▶ Work request:
In the records below, find the line that contains "Compute the area of the Voronoi cell containing P0, rounded" and the line that contains "P4 = (15.96, 70.12)", then retype exactly those two lines and every line between them.

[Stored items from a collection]
▬▬▬
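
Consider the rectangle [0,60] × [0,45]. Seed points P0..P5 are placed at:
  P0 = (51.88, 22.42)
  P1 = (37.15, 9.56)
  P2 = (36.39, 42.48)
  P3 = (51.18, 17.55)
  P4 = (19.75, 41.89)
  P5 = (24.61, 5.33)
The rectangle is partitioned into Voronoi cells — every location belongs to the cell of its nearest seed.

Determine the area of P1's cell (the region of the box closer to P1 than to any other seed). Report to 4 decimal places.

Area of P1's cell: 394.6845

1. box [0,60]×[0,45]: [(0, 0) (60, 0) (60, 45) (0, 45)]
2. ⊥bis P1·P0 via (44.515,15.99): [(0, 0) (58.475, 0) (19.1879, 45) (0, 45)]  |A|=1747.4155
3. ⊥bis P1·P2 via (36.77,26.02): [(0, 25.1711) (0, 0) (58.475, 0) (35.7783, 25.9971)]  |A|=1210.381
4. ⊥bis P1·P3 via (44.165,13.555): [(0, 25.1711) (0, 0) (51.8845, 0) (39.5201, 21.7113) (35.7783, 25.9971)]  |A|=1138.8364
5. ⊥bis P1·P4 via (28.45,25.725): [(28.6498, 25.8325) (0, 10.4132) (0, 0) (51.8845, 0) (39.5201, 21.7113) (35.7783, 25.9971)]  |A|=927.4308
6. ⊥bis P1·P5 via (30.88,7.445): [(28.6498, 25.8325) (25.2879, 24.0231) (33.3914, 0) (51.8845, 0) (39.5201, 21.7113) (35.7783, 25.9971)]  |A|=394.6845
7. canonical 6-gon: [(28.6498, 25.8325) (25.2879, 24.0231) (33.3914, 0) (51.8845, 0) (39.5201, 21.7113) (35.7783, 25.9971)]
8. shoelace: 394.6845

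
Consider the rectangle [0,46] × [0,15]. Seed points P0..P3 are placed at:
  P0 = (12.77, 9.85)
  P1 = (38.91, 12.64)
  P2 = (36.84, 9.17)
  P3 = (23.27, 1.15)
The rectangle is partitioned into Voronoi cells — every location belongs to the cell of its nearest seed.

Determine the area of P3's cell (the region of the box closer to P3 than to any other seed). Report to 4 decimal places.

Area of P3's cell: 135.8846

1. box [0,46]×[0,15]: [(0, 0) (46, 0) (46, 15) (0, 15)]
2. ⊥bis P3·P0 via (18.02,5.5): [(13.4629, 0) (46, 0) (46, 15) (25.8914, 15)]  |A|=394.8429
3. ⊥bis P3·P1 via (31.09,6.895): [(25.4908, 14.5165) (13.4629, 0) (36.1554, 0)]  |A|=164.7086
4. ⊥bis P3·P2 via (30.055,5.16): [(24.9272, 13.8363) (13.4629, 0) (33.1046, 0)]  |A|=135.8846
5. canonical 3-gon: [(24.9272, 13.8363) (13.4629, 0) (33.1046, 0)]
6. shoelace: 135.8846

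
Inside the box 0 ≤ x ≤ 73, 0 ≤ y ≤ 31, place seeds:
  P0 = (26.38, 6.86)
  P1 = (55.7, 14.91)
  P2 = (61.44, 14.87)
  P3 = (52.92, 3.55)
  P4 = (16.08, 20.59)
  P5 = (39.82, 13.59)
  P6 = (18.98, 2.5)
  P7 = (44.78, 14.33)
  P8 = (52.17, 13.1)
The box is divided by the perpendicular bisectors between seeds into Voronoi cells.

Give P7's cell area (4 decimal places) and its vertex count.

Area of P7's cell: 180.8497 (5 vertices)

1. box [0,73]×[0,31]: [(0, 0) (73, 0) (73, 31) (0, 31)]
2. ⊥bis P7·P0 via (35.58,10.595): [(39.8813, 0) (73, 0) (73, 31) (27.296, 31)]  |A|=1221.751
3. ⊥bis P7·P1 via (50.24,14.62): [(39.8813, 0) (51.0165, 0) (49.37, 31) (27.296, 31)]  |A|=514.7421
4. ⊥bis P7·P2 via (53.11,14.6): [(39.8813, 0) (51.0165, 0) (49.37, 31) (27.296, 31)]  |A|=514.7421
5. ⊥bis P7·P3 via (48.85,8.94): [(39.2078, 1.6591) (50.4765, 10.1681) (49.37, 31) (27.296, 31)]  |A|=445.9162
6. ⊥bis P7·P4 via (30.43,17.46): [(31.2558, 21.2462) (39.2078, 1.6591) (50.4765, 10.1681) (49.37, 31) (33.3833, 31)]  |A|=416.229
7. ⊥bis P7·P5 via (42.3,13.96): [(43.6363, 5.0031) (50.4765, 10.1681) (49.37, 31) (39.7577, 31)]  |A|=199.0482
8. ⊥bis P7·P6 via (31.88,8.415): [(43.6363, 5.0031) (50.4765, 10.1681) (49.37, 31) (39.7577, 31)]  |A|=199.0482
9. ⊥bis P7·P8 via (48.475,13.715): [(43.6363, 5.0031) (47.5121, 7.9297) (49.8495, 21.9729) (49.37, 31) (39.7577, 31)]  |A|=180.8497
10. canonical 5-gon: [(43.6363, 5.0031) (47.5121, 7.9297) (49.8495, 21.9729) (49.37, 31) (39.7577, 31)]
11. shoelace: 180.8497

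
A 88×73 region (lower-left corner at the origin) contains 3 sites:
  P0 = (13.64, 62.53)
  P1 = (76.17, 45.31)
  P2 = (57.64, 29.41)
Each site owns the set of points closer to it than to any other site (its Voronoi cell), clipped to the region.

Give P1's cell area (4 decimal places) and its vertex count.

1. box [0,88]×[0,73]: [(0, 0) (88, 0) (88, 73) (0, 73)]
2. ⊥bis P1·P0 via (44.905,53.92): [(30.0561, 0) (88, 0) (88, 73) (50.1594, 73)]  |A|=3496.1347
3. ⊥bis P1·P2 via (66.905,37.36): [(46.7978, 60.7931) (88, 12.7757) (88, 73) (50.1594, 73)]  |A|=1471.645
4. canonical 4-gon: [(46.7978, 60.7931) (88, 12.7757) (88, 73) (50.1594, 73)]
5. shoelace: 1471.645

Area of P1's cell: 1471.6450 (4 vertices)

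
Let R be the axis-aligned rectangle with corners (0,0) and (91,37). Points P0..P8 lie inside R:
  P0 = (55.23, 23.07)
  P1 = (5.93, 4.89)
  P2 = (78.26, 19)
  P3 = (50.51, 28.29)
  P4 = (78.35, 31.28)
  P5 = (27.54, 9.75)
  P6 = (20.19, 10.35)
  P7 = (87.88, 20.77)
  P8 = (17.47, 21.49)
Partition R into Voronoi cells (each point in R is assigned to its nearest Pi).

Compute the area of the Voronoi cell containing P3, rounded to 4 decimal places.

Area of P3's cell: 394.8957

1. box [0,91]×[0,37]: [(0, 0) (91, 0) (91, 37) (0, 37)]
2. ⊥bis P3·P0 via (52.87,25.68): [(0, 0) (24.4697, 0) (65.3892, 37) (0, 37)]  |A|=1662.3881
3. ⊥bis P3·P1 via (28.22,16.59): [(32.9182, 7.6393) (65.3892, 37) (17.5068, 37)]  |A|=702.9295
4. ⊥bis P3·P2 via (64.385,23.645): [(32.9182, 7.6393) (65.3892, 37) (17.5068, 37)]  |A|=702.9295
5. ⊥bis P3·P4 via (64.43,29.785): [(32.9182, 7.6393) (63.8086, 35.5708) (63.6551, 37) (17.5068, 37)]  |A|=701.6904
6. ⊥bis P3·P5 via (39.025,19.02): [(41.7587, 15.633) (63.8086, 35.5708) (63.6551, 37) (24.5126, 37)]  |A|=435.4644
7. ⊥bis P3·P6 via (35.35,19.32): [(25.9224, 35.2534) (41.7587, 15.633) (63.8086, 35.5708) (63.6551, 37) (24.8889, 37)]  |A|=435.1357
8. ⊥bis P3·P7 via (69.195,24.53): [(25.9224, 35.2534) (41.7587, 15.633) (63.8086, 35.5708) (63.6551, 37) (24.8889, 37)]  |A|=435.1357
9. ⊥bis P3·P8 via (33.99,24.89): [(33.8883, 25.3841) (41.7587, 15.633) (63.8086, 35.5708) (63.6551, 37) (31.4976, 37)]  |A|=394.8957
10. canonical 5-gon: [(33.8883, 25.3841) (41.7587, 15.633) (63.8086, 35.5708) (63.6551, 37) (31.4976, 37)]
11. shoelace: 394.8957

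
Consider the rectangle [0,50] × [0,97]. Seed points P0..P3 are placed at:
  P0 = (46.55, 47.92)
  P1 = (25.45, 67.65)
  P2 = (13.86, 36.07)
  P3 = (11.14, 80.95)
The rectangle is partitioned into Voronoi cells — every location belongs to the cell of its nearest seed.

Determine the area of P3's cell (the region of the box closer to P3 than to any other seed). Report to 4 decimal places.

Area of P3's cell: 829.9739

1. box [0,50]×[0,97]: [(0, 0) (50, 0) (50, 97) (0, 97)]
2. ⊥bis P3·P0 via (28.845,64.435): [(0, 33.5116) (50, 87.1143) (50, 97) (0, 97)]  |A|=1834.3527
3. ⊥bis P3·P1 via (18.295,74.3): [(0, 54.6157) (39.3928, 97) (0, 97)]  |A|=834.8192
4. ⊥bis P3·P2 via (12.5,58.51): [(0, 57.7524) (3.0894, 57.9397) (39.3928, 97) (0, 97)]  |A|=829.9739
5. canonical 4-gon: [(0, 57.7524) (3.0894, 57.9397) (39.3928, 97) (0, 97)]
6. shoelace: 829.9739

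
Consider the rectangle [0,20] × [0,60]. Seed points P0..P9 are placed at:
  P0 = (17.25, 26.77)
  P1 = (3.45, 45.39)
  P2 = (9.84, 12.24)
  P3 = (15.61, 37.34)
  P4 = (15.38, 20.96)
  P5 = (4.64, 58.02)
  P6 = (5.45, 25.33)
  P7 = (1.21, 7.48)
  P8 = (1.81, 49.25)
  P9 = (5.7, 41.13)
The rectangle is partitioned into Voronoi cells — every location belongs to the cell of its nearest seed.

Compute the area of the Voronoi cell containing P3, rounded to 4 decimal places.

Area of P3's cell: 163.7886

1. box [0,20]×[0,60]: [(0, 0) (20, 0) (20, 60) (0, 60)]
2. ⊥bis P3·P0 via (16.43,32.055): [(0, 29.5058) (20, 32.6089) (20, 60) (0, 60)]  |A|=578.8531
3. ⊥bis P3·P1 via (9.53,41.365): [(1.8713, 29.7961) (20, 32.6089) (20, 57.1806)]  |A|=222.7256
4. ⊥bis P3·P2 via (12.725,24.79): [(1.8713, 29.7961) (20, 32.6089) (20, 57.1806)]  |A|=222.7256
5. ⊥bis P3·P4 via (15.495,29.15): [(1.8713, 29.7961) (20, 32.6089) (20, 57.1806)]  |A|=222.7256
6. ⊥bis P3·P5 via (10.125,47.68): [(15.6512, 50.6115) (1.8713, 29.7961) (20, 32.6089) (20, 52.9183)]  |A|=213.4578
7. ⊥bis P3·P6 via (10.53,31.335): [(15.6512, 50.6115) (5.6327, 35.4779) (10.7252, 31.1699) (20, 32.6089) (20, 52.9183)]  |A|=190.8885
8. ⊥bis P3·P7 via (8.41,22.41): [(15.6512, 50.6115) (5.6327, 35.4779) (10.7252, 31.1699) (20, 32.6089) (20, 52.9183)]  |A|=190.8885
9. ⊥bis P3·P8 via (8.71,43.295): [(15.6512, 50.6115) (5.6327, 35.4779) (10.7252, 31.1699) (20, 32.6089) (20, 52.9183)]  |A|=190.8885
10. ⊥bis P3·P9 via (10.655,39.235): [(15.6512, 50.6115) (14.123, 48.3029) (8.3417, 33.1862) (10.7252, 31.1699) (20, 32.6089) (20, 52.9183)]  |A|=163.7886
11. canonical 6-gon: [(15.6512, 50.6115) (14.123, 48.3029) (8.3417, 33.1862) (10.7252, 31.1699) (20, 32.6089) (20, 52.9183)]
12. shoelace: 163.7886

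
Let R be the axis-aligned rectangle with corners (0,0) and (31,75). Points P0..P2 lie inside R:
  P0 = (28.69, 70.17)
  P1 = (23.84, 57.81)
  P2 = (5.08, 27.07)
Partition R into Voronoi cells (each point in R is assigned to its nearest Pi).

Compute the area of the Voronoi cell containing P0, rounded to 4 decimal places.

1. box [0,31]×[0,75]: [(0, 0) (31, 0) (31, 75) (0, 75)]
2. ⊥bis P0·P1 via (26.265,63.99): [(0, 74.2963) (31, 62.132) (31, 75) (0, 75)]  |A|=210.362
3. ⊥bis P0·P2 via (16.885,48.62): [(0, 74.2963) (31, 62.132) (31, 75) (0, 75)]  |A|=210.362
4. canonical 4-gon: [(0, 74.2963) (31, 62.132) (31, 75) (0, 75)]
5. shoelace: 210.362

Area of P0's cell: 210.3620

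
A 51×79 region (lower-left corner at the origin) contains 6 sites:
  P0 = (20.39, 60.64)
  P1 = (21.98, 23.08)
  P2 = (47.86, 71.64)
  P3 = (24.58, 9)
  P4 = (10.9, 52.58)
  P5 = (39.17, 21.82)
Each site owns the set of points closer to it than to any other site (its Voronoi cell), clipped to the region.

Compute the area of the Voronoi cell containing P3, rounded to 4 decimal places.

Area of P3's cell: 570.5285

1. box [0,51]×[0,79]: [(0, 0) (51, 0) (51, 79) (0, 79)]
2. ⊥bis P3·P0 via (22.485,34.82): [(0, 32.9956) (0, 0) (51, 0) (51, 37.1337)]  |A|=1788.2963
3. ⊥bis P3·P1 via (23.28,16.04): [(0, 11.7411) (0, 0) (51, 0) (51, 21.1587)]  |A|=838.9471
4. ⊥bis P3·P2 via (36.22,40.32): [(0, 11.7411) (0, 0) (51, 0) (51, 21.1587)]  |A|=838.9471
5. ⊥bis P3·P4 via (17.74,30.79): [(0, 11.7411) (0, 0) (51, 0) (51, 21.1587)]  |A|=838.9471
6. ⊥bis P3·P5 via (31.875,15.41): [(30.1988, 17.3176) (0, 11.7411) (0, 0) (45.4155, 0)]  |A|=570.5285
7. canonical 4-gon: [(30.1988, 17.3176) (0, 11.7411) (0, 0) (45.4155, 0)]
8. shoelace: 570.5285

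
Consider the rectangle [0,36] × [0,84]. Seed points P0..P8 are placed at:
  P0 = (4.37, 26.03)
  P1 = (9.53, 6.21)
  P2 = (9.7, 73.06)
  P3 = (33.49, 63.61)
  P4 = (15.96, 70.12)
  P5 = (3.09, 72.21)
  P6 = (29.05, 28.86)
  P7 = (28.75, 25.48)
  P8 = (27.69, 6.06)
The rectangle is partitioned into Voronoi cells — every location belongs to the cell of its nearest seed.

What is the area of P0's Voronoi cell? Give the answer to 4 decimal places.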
▬▬▬
▶ Result of the task:
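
Compute the area of the Voronoi cell containing P0, rounded to 4 decimal places.

1. box [0,31]×[0,75]: [(0, 0) (31, 0) (31, 75) (0, 75)]
2. ⊥bis P0·P1 via (26.265,63.99): [(0, 74.2963) (31, 62.132) (31, 75) (0, 75)]  |A|=210.362
3. ⊥bis P0·P2 via (16.885,48.62): [(0, 74.2963) (31, 62.132) (31, 75) (0, 75)]  |A|=210.362
4. canonical 4-gon: [(0, 74.2963) (31, 62.132) (31, 75) (0, 75)]
5. shoelace: 210.362

Area of P0's cell: 210.3620

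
A 51×79 region (lower-left corner at the origin) contains 6 sites:
  P0 = (20.39, 60.64)
  P1 = (21.98, 23.08)
  P2 = (47.86, 71.64)
  P3 = (24.58, 9)
  P4 = (10.9, 52.58)
  P5 = (39.17, 21.82)
Each site owns the set of points closer to it than to any other site (its Voronoi cell), clipped to the region.

Compute the area of the Voronoi cell containing P3, rounded to 4 decimal places.

Area of P3's cell: 570.5285

1. box [0,51]×[0,79]: [(0, 0) (51, 0) (51, 79) (0, 79)]
2. ⊥bis P3·P0 via (22.485,34.82): [(0, 32.9956) (0, 0) (51, 0) (51, 37.1337)]  |A|=1788.2963
3. ⊥bis P3·P1 via (23.28,16.04): [(0, 11.7411) (0, 0) (51, 0) (51, 21.1587)]  |A|=838.9471
4. ⊥bis P3·P2 via (36.22,40.32): [(0, 11.7411) (0, 0) (51, 0) (51, 21.1587)]  |A|=838.9471
5. ⊥bis P3·P4 via (17.74,30.79): [(0, 11.7411) (0, 0) (51, 0) (51, 21.1587)]  |A|=838.9471
6. ⊥bis P3·P5 via (31.875,15.41): [(30.1988, 17.3176) (0, 11.7411) (0, 0) (45.4155, 0)]  |A|=570.5285
7. canonical 4-gon: [(30.1988, 17.3176) (0, 11.7411) (0, 0) (45.4155, 0)]
8. shoelace: 570.5285

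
Consider the rectangle [0,36] × [0,84]. Seed points P0..P8 are placed at:
  P0 = (4.37, 26.03)
  P1 = (9.53, 6.21)
  P2 = (9.7, 73.06)
  P3 = (33.49, 63.61)
  P4 = (15.96, 70.12)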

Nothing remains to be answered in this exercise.